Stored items
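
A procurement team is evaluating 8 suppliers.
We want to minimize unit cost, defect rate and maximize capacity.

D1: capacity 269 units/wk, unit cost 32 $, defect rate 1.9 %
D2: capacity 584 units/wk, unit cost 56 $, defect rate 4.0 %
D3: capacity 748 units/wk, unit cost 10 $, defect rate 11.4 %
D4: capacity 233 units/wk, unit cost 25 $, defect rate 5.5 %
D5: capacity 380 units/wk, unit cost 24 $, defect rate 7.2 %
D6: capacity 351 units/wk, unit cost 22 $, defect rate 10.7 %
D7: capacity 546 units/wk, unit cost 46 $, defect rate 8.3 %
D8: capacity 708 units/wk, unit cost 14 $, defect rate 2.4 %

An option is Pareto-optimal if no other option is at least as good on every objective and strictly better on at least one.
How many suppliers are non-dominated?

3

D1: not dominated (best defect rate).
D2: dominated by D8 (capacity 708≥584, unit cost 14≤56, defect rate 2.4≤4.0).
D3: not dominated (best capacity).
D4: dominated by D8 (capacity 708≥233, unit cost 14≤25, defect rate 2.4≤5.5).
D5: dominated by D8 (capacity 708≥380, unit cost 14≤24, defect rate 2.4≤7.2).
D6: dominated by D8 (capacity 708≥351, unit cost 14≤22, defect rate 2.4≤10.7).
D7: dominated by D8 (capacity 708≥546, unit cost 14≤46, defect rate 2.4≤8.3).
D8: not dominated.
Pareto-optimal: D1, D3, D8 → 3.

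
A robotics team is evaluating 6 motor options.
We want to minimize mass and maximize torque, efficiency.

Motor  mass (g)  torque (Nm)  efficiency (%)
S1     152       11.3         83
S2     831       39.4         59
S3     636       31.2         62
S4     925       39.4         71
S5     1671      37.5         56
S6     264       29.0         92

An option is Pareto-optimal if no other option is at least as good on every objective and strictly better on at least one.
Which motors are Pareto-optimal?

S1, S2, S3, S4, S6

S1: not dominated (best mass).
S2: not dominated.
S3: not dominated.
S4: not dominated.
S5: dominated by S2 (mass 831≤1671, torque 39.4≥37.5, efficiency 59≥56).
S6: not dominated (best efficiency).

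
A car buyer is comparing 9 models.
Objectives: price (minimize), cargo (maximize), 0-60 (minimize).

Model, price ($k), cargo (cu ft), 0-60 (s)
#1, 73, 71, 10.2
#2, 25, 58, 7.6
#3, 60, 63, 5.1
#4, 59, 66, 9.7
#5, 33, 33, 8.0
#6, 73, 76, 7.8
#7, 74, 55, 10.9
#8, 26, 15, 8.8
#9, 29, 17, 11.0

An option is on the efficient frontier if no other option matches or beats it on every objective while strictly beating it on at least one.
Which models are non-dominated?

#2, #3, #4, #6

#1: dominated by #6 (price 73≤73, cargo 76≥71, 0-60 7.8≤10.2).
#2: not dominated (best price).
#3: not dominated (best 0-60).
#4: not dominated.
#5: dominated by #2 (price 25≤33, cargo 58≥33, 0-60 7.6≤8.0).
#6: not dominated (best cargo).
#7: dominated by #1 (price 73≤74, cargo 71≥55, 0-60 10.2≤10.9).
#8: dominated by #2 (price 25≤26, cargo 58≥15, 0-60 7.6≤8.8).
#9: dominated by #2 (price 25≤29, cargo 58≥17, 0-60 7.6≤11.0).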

--

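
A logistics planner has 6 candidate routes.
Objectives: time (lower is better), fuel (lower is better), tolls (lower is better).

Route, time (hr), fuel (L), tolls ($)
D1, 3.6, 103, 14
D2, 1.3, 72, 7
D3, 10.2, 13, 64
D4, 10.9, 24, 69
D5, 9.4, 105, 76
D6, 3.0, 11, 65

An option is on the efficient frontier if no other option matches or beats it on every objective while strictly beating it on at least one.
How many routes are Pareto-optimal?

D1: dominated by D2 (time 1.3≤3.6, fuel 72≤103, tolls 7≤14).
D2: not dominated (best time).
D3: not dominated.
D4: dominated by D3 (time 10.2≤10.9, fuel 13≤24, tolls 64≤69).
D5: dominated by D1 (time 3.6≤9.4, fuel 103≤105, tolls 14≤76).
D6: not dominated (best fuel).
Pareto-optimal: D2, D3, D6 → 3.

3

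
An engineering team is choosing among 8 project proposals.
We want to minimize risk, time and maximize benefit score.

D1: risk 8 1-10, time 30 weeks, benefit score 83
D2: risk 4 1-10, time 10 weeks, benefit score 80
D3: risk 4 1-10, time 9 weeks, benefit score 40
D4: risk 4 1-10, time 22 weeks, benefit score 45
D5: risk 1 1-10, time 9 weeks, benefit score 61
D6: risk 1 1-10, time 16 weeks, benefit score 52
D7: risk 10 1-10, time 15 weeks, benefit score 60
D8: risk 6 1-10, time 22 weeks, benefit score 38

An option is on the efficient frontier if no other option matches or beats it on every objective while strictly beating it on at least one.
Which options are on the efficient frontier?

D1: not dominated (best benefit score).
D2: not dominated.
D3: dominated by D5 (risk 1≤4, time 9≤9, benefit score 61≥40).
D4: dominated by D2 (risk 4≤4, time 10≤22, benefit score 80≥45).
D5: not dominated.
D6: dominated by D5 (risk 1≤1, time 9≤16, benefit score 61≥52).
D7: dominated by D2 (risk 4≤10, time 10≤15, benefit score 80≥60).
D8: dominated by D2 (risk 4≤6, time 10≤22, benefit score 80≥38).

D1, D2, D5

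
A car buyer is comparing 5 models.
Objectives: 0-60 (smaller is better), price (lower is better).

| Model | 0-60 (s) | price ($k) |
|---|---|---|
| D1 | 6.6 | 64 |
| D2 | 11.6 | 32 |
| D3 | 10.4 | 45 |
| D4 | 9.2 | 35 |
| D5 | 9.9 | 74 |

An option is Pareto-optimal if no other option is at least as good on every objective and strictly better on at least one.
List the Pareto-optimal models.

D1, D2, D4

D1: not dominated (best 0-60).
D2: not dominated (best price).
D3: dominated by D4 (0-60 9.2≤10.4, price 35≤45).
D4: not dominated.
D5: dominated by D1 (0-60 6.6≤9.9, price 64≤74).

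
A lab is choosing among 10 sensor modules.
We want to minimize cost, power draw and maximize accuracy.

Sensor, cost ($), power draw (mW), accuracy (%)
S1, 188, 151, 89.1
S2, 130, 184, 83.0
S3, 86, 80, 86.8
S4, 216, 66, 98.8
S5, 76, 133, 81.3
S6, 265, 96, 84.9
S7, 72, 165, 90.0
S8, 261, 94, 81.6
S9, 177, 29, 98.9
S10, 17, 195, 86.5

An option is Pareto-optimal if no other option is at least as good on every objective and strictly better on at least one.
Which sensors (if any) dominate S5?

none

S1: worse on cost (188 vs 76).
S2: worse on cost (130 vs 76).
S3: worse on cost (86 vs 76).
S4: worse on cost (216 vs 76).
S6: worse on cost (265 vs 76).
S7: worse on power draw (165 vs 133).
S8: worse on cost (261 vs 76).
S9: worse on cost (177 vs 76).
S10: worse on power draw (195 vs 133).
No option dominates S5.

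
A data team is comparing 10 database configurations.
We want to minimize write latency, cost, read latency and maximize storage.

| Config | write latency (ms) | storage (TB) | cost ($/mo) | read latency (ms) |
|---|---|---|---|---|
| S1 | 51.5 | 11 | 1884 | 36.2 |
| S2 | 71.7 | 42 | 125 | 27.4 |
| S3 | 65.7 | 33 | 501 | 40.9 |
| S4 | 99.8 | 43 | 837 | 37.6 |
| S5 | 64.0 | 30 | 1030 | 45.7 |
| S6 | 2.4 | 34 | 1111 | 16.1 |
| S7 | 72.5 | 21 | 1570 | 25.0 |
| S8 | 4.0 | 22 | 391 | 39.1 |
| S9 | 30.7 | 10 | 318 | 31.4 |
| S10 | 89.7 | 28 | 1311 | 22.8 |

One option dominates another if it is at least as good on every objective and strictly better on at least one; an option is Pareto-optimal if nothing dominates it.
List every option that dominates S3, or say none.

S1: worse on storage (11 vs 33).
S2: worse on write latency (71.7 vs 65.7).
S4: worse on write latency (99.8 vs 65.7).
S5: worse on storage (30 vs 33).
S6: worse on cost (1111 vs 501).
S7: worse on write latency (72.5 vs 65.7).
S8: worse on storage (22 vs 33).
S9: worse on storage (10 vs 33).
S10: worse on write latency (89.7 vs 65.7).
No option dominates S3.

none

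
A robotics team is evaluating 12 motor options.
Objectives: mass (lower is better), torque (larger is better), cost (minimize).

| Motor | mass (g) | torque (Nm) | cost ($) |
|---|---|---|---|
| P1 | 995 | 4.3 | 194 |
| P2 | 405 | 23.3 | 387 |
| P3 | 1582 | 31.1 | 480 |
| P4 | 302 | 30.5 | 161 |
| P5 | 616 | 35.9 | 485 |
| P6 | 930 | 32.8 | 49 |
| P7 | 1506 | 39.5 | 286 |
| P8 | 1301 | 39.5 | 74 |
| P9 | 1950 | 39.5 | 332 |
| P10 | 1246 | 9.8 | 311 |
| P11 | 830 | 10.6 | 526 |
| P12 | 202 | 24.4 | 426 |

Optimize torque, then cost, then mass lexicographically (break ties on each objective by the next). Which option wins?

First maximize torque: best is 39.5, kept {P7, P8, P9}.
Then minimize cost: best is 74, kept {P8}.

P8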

---

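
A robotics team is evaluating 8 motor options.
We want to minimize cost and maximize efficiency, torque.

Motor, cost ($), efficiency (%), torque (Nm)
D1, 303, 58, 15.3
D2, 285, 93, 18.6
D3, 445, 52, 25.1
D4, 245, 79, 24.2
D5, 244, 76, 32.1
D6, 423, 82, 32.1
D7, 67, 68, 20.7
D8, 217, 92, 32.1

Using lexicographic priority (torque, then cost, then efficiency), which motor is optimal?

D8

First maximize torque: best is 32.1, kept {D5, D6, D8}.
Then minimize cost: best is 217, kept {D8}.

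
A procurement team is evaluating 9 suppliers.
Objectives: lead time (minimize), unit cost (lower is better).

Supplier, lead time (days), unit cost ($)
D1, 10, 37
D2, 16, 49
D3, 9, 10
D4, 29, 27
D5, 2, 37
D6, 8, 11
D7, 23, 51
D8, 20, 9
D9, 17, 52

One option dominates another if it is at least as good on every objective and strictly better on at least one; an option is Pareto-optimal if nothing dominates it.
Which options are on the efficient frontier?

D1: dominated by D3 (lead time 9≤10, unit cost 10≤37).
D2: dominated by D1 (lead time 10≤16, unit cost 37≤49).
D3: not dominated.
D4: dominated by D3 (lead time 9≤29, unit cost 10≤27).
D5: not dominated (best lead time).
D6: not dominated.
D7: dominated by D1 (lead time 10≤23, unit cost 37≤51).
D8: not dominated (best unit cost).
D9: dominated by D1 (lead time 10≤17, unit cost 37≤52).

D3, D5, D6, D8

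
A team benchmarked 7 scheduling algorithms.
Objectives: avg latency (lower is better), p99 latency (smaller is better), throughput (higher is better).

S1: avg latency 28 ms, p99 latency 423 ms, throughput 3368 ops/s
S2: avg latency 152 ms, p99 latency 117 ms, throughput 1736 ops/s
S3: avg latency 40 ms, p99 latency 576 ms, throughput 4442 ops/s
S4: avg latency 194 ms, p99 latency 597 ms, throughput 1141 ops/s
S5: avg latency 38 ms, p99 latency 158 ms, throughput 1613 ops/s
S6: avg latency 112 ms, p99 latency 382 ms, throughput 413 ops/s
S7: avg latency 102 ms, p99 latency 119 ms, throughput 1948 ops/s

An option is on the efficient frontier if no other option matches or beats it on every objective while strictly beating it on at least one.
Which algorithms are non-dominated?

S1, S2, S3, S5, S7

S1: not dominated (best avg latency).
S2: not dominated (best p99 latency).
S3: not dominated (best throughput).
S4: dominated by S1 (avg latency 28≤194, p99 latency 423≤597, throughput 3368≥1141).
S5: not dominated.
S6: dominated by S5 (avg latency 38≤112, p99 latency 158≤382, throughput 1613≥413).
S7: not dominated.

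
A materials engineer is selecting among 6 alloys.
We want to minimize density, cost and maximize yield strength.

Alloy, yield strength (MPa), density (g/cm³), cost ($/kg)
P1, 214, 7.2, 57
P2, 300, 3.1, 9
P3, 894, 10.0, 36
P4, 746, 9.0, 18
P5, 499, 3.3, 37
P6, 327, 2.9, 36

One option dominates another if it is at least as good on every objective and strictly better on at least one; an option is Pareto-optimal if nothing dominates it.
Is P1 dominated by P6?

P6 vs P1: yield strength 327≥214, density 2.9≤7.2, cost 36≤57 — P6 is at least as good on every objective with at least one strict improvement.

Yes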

• [TASK REQUIREMENTS]: Please show all lines from the entries that contain the word "lower".

• [SOLUTION FOR THIS TASK]:
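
Objectives: time (lower is better), fuel (lower is better), tolls (lower is better).
Objectives: 0-60 (smaller is better), price (lower is better).
Objectives: mass (lower is better), torque (larger is better), cost (minimize).
Objectives: lead time (minimize), unit cost (lower is better).
Objectives: avg latency (lower is better), p99 latency (smaller is better), throughput (higher is better).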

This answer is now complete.